▶

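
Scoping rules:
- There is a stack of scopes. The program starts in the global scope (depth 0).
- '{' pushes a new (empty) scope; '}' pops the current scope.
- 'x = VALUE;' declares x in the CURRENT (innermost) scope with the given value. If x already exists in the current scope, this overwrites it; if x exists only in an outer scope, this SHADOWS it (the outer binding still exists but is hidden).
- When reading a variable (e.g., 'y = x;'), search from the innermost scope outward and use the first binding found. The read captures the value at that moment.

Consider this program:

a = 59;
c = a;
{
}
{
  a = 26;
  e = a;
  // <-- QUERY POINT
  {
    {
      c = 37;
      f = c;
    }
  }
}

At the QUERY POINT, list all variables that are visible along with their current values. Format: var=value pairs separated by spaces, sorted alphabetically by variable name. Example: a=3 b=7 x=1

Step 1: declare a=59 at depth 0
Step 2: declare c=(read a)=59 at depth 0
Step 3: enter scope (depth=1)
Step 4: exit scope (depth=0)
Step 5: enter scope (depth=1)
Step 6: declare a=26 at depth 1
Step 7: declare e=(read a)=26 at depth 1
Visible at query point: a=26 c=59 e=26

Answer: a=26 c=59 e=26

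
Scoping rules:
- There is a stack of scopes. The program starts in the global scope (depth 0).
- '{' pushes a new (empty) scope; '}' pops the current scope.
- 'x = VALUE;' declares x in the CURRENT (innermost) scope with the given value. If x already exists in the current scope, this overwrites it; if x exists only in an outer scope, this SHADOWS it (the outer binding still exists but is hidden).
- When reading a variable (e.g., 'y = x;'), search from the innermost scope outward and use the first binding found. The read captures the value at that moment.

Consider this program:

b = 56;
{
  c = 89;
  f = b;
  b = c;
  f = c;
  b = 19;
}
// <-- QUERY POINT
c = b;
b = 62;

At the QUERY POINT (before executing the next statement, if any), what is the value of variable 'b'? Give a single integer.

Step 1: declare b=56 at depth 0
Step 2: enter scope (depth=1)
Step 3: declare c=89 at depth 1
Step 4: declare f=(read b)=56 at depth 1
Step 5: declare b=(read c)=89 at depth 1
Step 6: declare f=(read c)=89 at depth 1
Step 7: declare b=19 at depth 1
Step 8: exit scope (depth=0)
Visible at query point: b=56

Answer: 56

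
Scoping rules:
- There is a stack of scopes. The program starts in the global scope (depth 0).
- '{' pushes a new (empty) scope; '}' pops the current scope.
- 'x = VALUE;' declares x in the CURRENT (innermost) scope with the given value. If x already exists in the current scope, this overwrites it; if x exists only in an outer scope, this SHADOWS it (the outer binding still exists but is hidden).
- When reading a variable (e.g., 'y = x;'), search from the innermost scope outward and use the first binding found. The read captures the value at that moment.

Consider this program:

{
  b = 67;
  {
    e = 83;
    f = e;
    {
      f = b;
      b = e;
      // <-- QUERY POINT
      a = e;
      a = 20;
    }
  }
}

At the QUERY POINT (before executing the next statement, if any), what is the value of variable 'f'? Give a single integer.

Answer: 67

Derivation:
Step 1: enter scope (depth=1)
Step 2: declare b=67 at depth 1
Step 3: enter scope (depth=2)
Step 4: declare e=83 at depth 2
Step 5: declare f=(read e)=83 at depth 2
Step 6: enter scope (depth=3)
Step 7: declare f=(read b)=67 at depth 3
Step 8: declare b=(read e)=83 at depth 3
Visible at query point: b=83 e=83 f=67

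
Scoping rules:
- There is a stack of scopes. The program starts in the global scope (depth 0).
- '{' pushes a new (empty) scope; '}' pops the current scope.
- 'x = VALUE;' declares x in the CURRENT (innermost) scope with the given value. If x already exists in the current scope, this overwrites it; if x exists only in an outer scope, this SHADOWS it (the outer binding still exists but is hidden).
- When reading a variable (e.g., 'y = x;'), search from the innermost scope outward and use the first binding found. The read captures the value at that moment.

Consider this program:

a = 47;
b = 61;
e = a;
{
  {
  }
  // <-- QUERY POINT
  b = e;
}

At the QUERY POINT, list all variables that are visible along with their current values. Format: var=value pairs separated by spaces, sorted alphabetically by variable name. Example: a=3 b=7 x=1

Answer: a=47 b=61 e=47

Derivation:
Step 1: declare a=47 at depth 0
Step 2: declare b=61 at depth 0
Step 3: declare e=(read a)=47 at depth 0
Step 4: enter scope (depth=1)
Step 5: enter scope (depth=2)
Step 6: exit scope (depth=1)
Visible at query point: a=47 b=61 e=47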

◀

### Assignment
Without changing a single word, reproduce the entries above.

### Expected answer
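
Scoping rules:
- There is a stack of scopes. The program starts in the global scope (depth 0).
- '{' pushes a new (empty) scope; '}' pops the current scope.
- 'x = VALUE;' declares x in the CURRENT (innermost) scope with the given value. If x already exists in the current scope, this overwrites it; if x exists only in an outer scope, this SHADOWS it (the outer binding still exists but is hidden).
- When reading a variable (e.g., 'y = x;'), search from the innermost scope outward and use the first binding found. The read captures the value at that moment.

Consider this program:

a = 59;
c = a;
{
}
{
  a = 26;
  e = a;
  // <-- QUERY POINT
  {
    {
      c = 37;
      f = c;
    }
  }
}

At the QUERY POINT, list all variables that are visible along with their current values. Format: var=value pairs separated by spaces, sorted alphabetically by variable name. Example: a=3 b=7 x=1

Step 1: declare a=59 at depth 0
Step 2: declare c=(read a)=59 at depth 0
Step 3: enter scope (depth=1)
Step 4: exit scope (depth=0)
Step 5: enter scope (depth=1)
Step 6: declare a=26 at depth 1
Step 7: declare e=(read a)=26 at depth 1
Visible at query point: a=26 c=59 e=26

Answer: a=26 c=59 e=26

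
Scoping rules:
- There is a stack of scopes. The program starts in the global scope (depth 0).
- '{' pushes a new (empty) scope; '}' pops the current scope.
- 'x = VALUE;' declares x in the CURRENT (innermost) scope with the given value. If x already exists in the current scope, this overwrites it; if x exists only in an outer scope, this SHADOWS it (the outer binding still exists but is hidden).
- When reading a variable (e.g., 'y = x;'), search from the innermost scope outward and use the first binding found. The read captures the value at that moment.

Consider this program:

b = 56;
{
  c = 89;
  f = b;
  b = c;
  f = c;
  b = 19;
}
// <-- QUERY POINT
c = b;
b = 62;

At the QUERY POINT (before executing the next statement, if any), what is the value of variable 'b'? Give a single integer.

Step 1: declare b=56 at depth 0
Step 2: enter scope (depth=1)
Step 3: declare c=89 at depth 1
Step 4: declare f=(read b)=56 at depth 1
Step 5: declare b=(read c)=89 at depth 1
Step 6: declare f=(read c)=89 at depth 1
Step 7: declare b=19 at depth 1
Step 8: exit scope (depth=0)
Visible at query point: b=56

Answer: 56

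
Scoping rules:
- There is a stack of scopes. The program starts in the global scope (depth 0).
- '{' pushes a new (empty) scope; '}' pops the current scope.
- 'x = VALUE;' declares x in the CURRENT (innermost) scope with the given value. If x already exists in the current scope, this overwrites it; if x exists only in an outer scope, this SHADOWS it (the outer binding still exists but is hidden).
- When reading a variable (e.g., 'y = x;'), search from the innermost scope outward and use the first binding found. The read captures the value at that moment.

Consider this program:

{
  b = 67;
  {
    e = 83;
    f = e;
    {
      f = b;
      b = e;
      // <-- QUERY POINT
      a = e;
      a = 20;
    }
  }
}

At the QUERY POINT (before executing the next statement, if any), what is the value of variable 'f'? Give a single integer.

Answer: 67

Derivation:
Step 1: enter scope (depth=1)
Step 2: declare b=67 at depth 1
Step 3: enter scope (depth=2)
Step 4: declare e=83 at depth 2
Step 5: declare f=(read e)=83 at depth 2
Step 6: enter scope (depth=3)
Step 7: declare f=(read b)=67 at depth 3
Step 8: declare b=(read e)=83 at depth 3
Visible at query point: b=83 e=83 f=67

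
Scoping rules:
- There is a stack of scopes. The program starts in the global scope (depth 0).
- '{' pushes a new (empty) scope; '}' pops the current scope.
- 'x = VALUE;' declares x in the CURRENT (innermost) scope with the given value. If x already exists in the current scope, this overwrites it; if x exists only in an outer scope, this SHADOWS it (the outer binding still exists but is hidden).
- When reading a variable (e.g., 'y = x;'), search from the innermost scope outward and use the first binding found. The read captures the value at that moment.

Consider this program:

a = 47;
b = 61;
e = a;
{
  {
  }
  // <-- QUERY POINT
  b = e;
}

At the QUERY POINT, list all variables that are visible along with their current values. Format: var=value pairs separated by spaces, sorted alphabetically by variable name. Example: a=3 b=7 x=1

Answer: a=47 b=61 e=47

Derivation:
Step 1: declare a=47 at depth 0
Step 2: declare b=61 at depth 0
Step 3: declare e=(read a)=47 at depth 0
Step 4: enter scope (depth=1)
Step 5: enter scope (depth=2)
Step 6: exit scope (depth=1)
Visible at query point: a=47 b=61 e=47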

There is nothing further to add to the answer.